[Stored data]
━━━
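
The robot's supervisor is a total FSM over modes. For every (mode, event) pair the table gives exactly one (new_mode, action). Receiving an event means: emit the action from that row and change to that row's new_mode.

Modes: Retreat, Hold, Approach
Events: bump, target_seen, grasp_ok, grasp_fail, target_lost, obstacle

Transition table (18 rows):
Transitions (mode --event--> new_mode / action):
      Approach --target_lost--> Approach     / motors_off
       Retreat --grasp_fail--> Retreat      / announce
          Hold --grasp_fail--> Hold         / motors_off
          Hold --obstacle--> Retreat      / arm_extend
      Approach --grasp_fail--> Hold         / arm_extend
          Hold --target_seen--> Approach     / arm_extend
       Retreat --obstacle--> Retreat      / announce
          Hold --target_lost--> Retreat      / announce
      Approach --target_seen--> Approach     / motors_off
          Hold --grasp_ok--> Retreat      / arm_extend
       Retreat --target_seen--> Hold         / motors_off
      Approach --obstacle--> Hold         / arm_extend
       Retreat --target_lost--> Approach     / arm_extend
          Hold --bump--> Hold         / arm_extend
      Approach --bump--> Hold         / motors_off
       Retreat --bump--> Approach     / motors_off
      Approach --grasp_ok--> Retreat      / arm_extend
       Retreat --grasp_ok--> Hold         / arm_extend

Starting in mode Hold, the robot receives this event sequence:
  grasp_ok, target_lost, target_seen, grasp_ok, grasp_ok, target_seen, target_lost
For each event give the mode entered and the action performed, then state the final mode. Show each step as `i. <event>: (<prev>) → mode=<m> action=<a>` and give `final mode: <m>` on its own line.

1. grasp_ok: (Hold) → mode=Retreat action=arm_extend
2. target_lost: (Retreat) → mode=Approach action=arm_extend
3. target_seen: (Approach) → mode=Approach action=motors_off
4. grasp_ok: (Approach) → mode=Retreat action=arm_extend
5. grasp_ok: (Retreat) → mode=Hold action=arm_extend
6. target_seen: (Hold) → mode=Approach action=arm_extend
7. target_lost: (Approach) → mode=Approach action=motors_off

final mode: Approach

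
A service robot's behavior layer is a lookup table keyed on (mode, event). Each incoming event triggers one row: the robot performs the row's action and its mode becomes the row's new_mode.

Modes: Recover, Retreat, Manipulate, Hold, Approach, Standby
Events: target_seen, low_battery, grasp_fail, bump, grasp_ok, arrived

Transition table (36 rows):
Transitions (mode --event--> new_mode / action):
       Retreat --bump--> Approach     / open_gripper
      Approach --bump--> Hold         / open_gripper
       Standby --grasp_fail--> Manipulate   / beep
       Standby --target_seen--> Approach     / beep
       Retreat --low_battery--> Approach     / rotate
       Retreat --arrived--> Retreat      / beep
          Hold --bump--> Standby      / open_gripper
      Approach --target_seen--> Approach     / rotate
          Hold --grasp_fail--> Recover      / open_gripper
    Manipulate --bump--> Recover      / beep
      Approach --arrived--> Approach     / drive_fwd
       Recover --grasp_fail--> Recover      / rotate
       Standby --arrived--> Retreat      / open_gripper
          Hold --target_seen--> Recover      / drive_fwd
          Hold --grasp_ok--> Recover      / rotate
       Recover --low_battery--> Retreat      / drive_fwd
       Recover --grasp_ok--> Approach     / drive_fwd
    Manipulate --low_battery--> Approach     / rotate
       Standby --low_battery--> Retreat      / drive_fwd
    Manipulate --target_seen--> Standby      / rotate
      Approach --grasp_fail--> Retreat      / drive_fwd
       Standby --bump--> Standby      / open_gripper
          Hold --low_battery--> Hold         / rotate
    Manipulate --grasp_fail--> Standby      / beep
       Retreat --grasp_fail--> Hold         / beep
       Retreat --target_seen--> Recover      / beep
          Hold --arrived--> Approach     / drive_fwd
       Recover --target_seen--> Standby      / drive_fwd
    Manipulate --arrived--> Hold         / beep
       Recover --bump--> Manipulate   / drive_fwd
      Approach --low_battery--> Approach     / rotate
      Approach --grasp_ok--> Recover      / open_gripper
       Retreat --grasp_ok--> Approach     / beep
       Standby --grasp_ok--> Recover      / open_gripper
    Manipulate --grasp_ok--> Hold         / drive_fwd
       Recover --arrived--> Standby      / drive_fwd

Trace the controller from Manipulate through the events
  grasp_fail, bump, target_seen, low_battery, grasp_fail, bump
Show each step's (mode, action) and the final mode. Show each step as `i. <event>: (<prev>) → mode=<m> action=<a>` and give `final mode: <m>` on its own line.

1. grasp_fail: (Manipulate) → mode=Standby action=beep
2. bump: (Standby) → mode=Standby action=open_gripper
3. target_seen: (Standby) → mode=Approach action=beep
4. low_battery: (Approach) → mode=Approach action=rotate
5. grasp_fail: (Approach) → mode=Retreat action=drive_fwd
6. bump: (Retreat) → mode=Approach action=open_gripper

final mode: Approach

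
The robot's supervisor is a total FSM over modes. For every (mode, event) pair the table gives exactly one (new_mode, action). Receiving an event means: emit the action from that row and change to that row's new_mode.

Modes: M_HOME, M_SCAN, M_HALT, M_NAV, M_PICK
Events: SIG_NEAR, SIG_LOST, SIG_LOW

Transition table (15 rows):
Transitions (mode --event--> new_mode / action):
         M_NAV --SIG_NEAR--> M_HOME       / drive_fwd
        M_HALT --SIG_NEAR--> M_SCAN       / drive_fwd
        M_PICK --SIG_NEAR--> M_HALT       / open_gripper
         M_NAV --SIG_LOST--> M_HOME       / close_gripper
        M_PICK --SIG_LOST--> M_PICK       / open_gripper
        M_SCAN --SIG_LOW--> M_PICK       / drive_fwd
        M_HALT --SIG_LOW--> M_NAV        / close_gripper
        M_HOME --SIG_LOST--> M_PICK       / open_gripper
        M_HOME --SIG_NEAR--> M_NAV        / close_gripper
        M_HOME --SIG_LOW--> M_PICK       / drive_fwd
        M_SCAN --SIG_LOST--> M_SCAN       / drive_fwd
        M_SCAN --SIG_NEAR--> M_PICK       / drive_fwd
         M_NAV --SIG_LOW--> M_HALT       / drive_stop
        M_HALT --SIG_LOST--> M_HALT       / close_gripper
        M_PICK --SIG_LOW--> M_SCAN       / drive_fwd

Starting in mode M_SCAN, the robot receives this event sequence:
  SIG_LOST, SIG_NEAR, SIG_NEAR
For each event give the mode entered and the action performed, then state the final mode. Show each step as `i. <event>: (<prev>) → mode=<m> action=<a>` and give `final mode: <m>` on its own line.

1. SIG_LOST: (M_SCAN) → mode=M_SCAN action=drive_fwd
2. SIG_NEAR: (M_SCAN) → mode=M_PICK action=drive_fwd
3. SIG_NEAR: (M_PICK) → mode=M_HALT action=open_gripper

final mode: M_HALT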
━━━
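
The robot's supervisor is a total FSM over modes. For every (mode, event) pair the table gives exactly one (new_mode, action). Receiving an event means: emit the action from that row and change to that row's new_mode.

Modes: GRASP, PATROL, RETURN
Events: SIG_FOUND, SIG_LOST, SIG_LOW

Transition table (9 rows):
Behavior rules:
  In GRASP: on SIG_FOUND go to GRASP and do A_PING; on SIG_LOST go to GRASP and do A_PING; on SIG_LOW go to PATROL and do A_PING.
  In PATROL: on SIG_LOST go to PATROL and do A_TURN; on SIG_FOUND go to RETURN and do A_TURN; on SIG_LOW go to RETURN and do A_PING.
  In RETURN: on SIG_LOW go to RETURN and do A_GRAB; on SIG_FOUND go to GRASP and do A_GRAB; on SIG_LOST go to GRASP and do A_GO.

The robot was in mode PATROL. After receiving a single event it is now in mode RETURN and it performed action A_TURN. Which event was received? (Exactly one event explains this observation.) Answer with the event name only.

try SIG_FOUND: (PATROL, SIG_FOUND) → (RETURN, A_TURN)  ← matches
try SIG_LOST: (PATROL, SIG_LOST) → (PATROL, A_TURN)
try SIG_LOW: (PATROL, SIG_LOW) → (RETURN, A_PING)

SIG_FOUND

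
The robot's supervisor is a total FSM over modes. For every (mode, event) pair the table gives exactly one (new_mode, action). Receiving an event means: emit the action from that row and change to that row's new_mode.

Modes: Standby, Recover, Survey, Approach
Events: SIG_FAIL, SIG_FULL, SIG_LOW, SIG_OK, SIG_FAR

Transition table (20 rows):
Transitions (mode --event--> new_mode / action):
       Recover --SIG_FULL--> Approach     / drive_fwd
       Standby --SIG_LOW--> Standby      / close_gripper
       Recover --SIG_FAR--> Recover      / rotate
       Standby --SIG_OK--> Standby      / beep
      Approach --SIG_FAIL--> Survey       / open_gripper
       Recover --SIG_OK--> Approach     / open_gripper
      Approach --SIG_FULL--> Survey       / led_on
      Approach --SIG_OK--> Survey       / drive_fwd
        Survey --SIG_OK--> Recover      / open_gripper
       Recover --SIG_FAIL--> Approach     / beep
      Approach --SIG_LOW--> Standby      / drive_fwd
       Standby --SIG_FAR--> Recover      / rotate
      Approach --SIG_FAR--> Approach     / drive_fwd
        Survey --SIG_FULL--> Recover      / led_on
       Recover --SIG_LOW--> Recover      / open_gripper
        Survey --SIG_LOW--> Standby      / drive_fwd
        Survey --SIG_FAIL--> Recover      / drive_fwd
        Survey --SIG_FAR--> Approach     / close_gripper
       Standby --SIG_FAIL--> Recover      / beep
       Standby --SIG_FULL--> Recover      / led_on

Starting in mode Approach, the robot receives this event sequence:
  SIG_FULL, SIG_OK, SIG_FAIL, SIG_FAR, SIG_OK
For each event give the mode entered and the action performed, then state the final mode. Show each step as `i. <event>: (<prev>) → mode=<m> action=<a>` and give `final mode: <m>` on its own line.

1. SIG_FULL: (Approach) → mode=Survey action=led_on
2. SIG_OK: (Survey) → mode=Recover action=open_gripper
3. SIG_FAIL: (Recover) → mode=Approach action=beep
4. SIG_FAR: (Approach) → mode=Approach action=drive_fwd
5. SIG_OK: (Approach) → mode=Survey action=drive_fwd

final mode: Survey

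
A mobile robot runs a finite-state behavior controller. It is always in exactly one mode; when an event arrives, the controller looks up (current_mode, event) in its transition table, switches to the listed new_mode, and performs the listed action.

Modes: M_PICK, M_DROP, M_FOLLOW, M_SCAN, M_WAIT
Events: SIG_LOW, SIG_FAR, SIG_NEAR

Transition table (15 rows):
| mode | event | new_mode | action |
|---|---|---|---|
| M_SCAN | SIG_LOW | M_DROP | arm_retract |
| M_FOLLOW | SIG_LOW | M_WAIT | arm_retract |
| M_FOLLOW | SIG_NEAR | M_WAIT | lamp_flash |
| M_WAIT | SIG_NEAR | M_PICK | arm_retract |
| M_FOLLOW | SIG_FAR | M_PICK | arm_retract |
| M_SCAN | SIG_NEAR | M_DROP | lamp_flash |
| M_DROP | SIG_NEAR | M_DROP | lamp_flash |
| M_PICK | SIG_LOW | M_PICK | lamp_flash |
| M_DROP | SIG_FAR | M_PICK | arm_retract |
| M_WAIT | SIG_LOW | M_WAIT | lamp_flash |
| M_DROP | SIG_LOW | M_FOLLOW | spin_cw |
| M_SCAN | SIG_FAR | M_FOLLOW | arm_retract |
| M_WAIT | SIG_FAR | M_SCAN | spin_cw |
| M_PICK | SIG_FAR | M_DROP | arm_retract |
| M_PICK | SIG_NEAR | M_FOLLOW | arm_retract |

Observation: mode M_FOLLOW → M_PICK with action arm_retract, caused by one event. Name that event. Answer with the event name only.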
━━━
Output only an exact transcription of the lines above from the one with "Standby --bump--> Standby" up to and including the one with "grasp_fail, bump, target_seen, low_battery, grasp_fail, bump".

WRITTEN RESPONSE:
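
       Standby --bump--> Standby      / open_gripper
          Hold --low_battery--> Hold         / rotate
    Manipulate --grasp_fail--> Standby      / beep
       Retreat --grasp_fail--> Hold         / beep
       Retreat --target_seen--> Recover      / beep
          Hold --arrived--> Approach     / drive_fwd
       Recover --target_seen--> Standby      / drive_fwd
    Manipulate --arrived--> Hold         / beep
       Recover --bump--> Manipulate   / drive_fwd
      Approach --low_battery--> Approach     / rotate
      Approach --grasp_ok--> Recover      / open_gripper
       Retreat --grasp_ok--> Approach     / beep
       Standby --grasp_ok--> Recover      / open_gripper
    Manipulate --grasp_ok--> Hold         / drive_fwd
       Recover --arrived--> Standby      / drive_fwd

Trace the controller from Manipulate through the events
  grasp_fail, bump, target_seen, low_battery, grasp_fail, bump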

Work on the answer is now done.